■ What you need to do: The answer should consist of all the records, written out word for word.

'''

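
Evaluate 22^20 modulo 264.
88

Repeated squaring. Binary of 20 = 10100.
22^1 ≡ 22 (mod 264); 22^2 ≡ 220 (mod 264); 22^4 ≡ 88 (mod 264); 22^8 ≡ 88 (mod 264); 22^16 ≡ 88 (mod 264)
22^20 = 22^4 × 22^16 ≡ 88 (mod 264)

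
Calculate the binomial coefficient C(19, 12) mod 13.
0

Using Lucas' theorem:
Write n=19 and k=12 in base 13:
n in base 13: [1, 6]
k in base 13: [0, 12]
C(19,12) mod 13 = ∏ C(n_i, k_i) mod 13
Digit binomials (mod 13): C(1,0) = 1; C(6,12) = 0 (k_i > n_i)
Product: 1 × 0 = 0 ≡ 0 (mod 13)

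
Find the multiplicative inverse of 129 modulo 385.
194

gcd(129, 385) = 1, so the inverse exists.
Extended Euclidean algorithm on (385, 129):
385 = 2 × 129 + 127  ⟹  127 = (1)·385 + (-2)·129
129 = 1 × 127 + 2  ⟹  2 = (-1)·385 + (3)·129
127 = 63 × 2 + 1  ⟹  1 = (64)·385 + (-191)·129
So (-191)·129 ≡ 1 (mod 385), i.e. 129^(-1) ≡ -191 ≡ 194 (mod 385).
Check: 129 × 194 = 25026 ≡ 1 (mod 385)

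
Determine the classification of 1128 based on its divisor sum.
abundant

Proper divisors of 1128: sum = 1 + 2 + 3 + 4 + 6 + 8 + 12 + 24 + 47 + 94 + 141 + 188 + 282 + 376 + 564 = 1752
Since 1752 > 1128, 1128 is abundant.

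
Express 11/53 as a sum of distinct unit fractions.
1/5 + 1/133 + 1/35245

Greedy algorithm:
11/53: ceiling(53/11) = 5, use 1/5
2/265: ceiling(265/2) = 133, use 1/133
1/35245: ceiling(35245/1) = 35245, use 1/35245
Result: 11/53 = 1/5 + 1/133 + 1/35245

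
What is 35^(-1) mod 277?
95

gcd(35, 277) = 1, so the inverse exists.
Extended Euclidean algorithm on (277, 35):
277 = 7 × 35 + 32  ⟹  32 = (1)·277 + (-7)·35
35 = 1 × 32 + 3  ⟹  3 = (-1)·277 + (8)·35
32 = 10 × 3 + 2  ⟹  2 = (11)·277 + (-87)·35
3 = 1 × 2 + 1  ⟹  1 = (-12)·277 + (95)·35
So (95)·35 ≡ 1 (mod 277), i.e. 35^(-1) ≡ 95 (mod 277).
Check: 35 × 95 = 3325 ≡ 1 (mod 277)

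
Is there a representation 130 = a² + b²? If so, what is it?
3² + 11² (a=3, b=11)

Factorization: 130 = 2 × 5 × 13
By Fermat: n is sum of two squares iff every prime p ≡ 3 (mod 4) appears to even power.
All primes ≡ 3 (mod 4) appear to even power.
Search a = 0, 1, 2, … for 130 - a² a perfect square: first hit at a = 3: 130 - 9 = 121 = 11².
130 = 3² + 11² = 9 + 121 ✓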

'''

■ Answer space:
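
Evaluate 22^20 modulo 264.
88

Repeated squaring. Binary of 20 = 10100.
22^1 ≡ 22 (mod 264); 22^2 ≡ 220 (mod 264); 22^4 ≡ 88 (mod 264); 22^8 ≡ 88 (mod 264); 22^16 ≡ 88 (mod 264)
22^20 = 22^4 × 22^16 ≡ 88 (mod 264)

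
Calculate the binomial coefficient C(19, 12) mod 13.
0

Using Lucas' theorem:
Write n=19 and k=12 in base 13:
n in base 13: [1, 6]
k in base 13: [0, 12]
C(19,12) mod 13 = ∏ C(n_i, k_i) mod 13
Digit binomials (mod 13): C(1,0) = 1; C(6,12) = 0 (k_i > n_i)
Product: 1 × 0 = 0 ≡ 0 (mod 13)

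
Find the multiplicative inverse of 129 modulo 385.
194

gcd(129, 385) = 1, so the inverse exists.
Extended Euclidean algorithm on (385, 129):
385 = 2 × 129 + 127  ⟹  127 = (1)·385 + (-2)·129
129 = 1 × 127 + 2  ⟹  2 = (-1)·385 + (3)·129
127 = 63 × 2 + 1  ⟹  1 = (64)·385 + (-191)·129
So (-191)·129 ≡ 1 (mod 385), i.e. 129^(-1) ≡ -191 ≡ 194 (mod 385).
Check: 129 × 194 = 25026 ≡ 1 (mod 385)

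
Determine the classification of 1128 based on its divisor sum.
abundant

Proper divisors of 1128: sum = 1 + 2 + 3 + 4 + 6 + 8 + 12 + 24 + 47 + 94 + 141 + 188 + 282 + 376 + 564 = 1752
Since 1752 > 1128, 1128 is abundant.

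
Express 11/53 as a sum of distinct unit fractions.
1/5 + 1/133 + 1/35245

Greedy algorithm:
11/53: ceiling(53/11) = 5, use 1/5
2/265: ceiling(265/2) = 133, use 1/133
1/35245: ceiling(35245/1) = 35245, use 1/35245
Result: 11/53 = 1/5 + 1/133 + 1/35245

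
What is 35^(-1) mod 277?
95

gcd(35, 277) = 1, so the inverse exists.
Extended Euclidean algorithm on (277, 35):
277 = 7 × 35 + 32  ⟹  32 = (1)·277 + (-7)·35
35 = 1 × 32 + 3  ⟹  3 = (-1)·277 + (8)·35
32 = 10 × 3 + 2  ⟹  2 = (11)·277 + (-87)·35
3 = 1 × 2 + 1  ⟹  1 = (-12)·277 + (95)·35
So (95)·35 ≡ 1 (mod 277), i.e. 35^(-1) ≡ 95 (mod 277).
Check: 35 × 95 = 3325 ≡ 1 (mod 277)

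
Is there a representation 130 = a² + b²? If so, what is it?
3² + 11² (a=3, b=11)

Factorization: 130 = 2 × 5 × 13
By Fermat: n is sum of two squares iff every prime p ≡ 3 (mod 4) appears to even power.
All primes ≡ 3 (mod 4) appear to even power.
Search a = 0, 1, 2, … for 130 - a² a perfect square: first hit at a = 3: 130 - 9 = 121 = 11².
130 = 3² + 11² = 9 + 121 ✓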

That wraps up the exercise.